◆ Exercise description: What you produce should match the records exactly, line for line.

(Extracted records)
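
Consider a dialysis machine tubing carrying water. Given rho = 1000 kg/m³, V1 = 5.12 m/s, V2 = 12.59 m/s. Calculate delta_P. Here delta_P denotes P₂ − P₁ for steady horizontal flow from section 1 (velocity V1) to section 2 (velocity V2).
Formula: \Delta P = \frac{1}{2} \rho (V_1^2 - V_2^2)
delta_P = 0.5·1000·(5.12² − 12.59²)/1000 = -66.15 kPa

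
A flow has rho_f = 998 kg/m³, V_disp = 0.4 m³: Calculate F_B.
Formula: F_B = \rho_f g V_{disp}
F_B = 998·9.81·0.4 = 3916 N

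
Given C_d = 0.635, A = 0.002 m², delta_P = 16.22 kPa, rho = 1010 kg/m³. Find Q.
Formula: Q = C_d A \sqrt{\frac{2 \Delta P}{\rho}}
Q = 0.635·0.002·√(2·(16.22·1000)/1010)·1000 = 7.198 L/s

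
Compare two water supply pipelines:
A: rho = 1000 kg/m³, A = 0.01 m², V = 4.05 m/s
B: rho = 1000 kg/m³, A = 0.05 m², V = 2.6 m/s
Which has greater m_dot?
m_dot(A) = 40.5 kg/s, m_dot(B) = 130 kg/s. Answer: B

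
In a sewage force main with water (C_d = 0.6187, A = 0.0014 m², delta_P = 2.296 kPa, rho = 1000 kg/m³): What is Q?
Formula: Q = C_d A \sqrt{\frac{2 \Delta P}{\rho}}
Q = 0.6187·0.0014·√(2·(2.296·1000)/1000)·1000 = 1.856 L/s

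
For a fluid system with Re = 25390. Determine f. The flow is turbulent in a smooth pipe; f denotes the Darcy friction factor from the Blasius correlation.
Formula: f = \frac{0.316}{Re^{0.25}}
f = 0.316/25390^0.25 = 0.02503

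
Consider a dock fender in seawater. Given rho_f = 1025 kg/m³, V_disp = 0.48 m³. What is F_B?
Formula: F_B = \rho_f g V_{disp}
F_B = 1025·9.81·0.48 = 4827 N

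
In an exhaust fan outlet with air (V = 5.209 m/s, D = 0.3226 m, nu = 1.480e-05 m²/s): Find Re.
Formula: Re = \frac{V D}{\nu}
Re = 5.209·0.3226/1.480e-05 = 113542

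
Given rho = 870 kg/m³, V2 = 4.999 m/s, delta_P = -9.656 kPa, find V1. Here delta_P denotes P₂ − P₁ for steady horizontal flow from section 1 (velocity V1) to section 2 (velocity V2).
Formula: \Delta P = \frac{1}{2} \rho (V_1^2 - V_2^2)
Substituting knowns: -9.656 = 0.5·870·(V1² − 4.999²)/1000
Solving for V1: V1 = √(4.999² + 2·(-9.656·1000)/870) = 1.671 m/s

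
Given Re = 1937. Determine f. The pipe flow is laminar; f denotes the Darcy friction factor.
Formula: f = \frac{64}{Re}
f = 64/1937 = 0.03304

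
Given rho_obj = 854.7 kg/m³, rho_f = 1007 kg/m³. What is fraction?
Formula: f_{sub} = \frac{\rho_{obj}}{\rho_f}
fraction = 854.7/1007 = 0.8488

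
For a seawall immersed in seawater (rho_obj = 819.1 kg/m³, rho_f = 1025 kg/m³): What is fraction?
Formula: f_{sub} = \frac{\rho_{obj}}{\rho_f}
fraction = 819.1/1025 = 0.7991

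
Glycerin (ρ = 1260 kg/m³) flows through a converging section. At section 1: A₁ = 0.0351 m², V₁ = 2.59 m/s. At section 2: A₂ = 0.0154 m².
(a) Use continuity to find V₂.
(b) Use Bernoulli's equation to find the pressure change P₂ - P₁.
(a) Continuity: A₁V₁=A₂V₂ -> V₂=A₁V₁/A₂=0.0351*2.59/0.0154=5.90 m/s
(b) Bernoulli: P₂-P₁=0.5*rho*(V₁^2-V₂^2)/1000=0.5*1260*(2.59^2-5.90^2)/1000=-17.7 kPa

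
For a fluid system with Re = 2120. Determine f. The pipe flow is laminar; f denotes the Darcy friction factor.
Formula: f = \frac{64}{Re}
f = 64/2120 = 0.03019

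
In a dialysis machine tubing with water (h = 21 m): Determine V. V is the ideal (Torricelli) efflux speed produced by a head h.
Formula: V = \sqrt{2 g h}
V = √(2·9.81·21) = 20.3 m/s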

◆ Answer space:
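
Consider a dialysis machine tubing carrying water. Given rho = 1000 kg/m³, V1 = 5.12 m/s, V2 = 12.59 m/s. Calculate delta_P. Here delta_P denotes P₂ − P₁ for steady horizontal flow from section 1 (velocity V1) to section 2 (velocity V2).
Formula: \Delta P = \frac{1}{2} \rho (V_1^2 - V_2^2)
delta_P = 0.5·1000·(5.12² − 12.59²)/1000 = -66.15 kPa

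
A flow has rho_f = 998 kg/m³, V_disp = 0.4 m³: Calculate F_B.
Formula: F_B = \rho_f g V_{disp}
F_B = 998·9.81·0.4 = 3916 N

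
Given C_d = 0.635, A = 0.002 m², delta_P = 16.22 kPa, rho = 1010 kg/m³. Find Q.
Formula: Q = C_d A \sqrt{\frac{2 \Delta P}{\rho}}
Q = 0.635·0.002·√(2·(16.22·1000)/1010)·1000 = 7.198 L/s

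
Compare two water supply pipelines:
A: rho = 1000 kg/m³, A = 0.01 m², V = 4.05 m/s
B: rho = 1000 kg/m³, A = 0.05 m², V = 2.6 m/s
Which has greater m_dot?
m_dot(A) = 40.5 kg/s, m_dot(B) = 130 kg/s. Answer: B

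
In a sewage force main with water (C_d = 0.6187, A = 0.0014 m², delta_P = 2.296 kPa, rho = 1000 kg/m³): What is Q?
Formula: Q = C_d A \sqrt{\frac{2 \Delta P}{\rho}}
Q = 0.6187·0.0014·√(2·(2.296·1000)/1000)·1000 = 1.856 L/s

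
For a fluid system with Re = 25390. Determine f. The flow is turbulent in a smooth pipe; f denotes the Darcy friction factor from the Blasius correlation.
Formula: f = \frac{0.316}{Re^{0.25}}
f = 0.316/25390^0.25 = 0.02503

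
Consider a dock fender in seawater. Given rho_f = 1025 kg/m³, V_disp = 0.48 m³. What is F_B?
Formula: F_B = \rho_f g V_{disp}
F_B = 1025·9.81·0.48 = 4827 N

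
In an exhaust fan outlet with air (V = 5.209 m/s, D = 0.3226 m, nu = 1.480e-05 m²/s): Find Re.
Formula: Re = \frac{V D}{\nu}
Re = 5.209·0.3226/1.480e-05 = 113542

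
Given rho = 870 kg/m³, V2 = 4.999 m/s, delta_P = -9.656 kPa, find V1. Here delta_P denotes P₂ − P₁ for steady horizontal flow from section 1 (velocity V1) to section 2 (velocity V2).
Formula: \Delta P = \frac{1}{2} \rho (V_1^2 - V_2^2)
Substituting knowns: -9.656 = 0.5·870·(V1² − 4.999²)/1000
Solving for V1: V1 = √(4.999² + 2·(-9.656·1000)/870) = 1.671 m/s

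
Given Re = 1937. Determine f. The pipe flow is laminar; f denotes the Darcy friction factor.
Formula: f = \frac{64}{Re}
f = 64/1937 = 0.03304

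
Given rho_obj = 854.7 kg/m³, rho_f = 1007 kg/m³. What is fraction?
Formula: f_{sub} = \frac{\rho_{obj}}{\rho_f}
fraction = 854.7/1007 = 0.8488

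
For a seawall immersed in seawater (rho_obj = 819.1 kg/m³, rho_f = 1025 kg/m³): What is fraction?
Formula: f_{sub} = \frac{\rho_{obj}}{\rho_f}
fraction = 819.1/1025 = 0.7991

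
Glycerin (ρ = 1260 kg/m³) flows through a converging section. At section 1: A₁ = 0.0351 m², V₁ = 2.59 m/s. At section 2: A₂ = 0.0154 m².
(a) Use continuity to find V₂.
(b) Use Bernoulli's equation to find the pressure change P₂ - P₁.
(a) Continuity: A₁V₁=A₂V₂ -> V₂=A₁V₁/A₂=0.0351*2.59/0.0154=5.90 m/s
(b) Bernoulli: P₂-P₁=0.5*rho*(V₁^2-V₂^2)/1000=0.5*1260*(2.59^2-5.90^2)/1000=-17.7 kPa

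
For a fluid system with Re = 2120. Determine f. The pipe flow is laminar; f denotes the Darcy friction factor.
Formula: f = \frac{64}{Re}
f = 64/2120 = 0.03019

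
In a dialysis machine tubing with water (h = 21 m): Determine V. V is the ideal (Torricelli) efflux speed produced by a head h.
Formula: V = \sqrt{2 g h}
V = √(2·9.81·21) = 20.3 m/s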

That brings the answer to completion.